WHAT THE TASK REQUIRES: The result should be a verbatim copy of the whole listing.

RECORDS SHOWN:
▶
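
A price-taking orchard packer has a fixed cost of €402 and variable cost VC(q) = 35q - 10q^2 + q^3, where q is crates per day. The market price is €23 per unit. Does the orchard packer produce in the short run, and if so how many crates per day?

Strip out fixed cost: VC = 35q - 10q^2 + q^3. Then AVC = 35 - 10q + q^2 and MC = 35 - 20q + 3q^2.
AVC is minimized where dAVC/dq = -10 + 2q = 0, at q = 5; min AVC = 35 - 10·5 + 5^2 = €10.
Because €23 ≥ €10, revenue can cover variable cost; the firm operates.
Solving P = MC: 12 - 20q + 3q^2 = 0 ⇒ q = 2/3 or 6. On the upward-sloping branch, q* = 6.
Check: AVC at q = 6 is €11 ≤ P, so revenue covers variable cost.
Profit = P·q − TC = 23·6 − 468 = -€330, a loss, but smaller than the €402 fixed cost the firm would lose by shutting down.

Produce at q = 6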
◀
SOLVED EXERCISE:
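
A price-taking orchard packer has a fixed cost of €402 and variable cost VC(q) = 35q - 10q^2 + q^3, where q is crates per day. The market price is €23 per unit. Does the orchard packer produce in the short run, and if so how many crates per day?

Strip out fixed cost: VC = 35q - 10q^2 + q^3. Then AVC = 35 - 10q + q^2 and MC = 35 - 20q + 3q^2.
AVC is minimized where dAVC/dq = -10 + 2q = 0, at q = 5; min AVC = 35 - 10·5 + 5^2 = €10.
Because €23 ≥ €10, revenue can cover variable cost; the firm operates.
Solving P = MC: 12 - 20q + 3q^2 = 0 ⇒ q = 2/3 or 6. On the upward-sloping branch, q* = 6.
Check: AVC at q = 6 is €11 ≤ P, so revenue covers variable cost.
Profit = P·q − TC = 23·6 − 468 = -€330, a loss, but smaller than the €402 fixed cost the firm would lose by shutting down.

Produce at q = 6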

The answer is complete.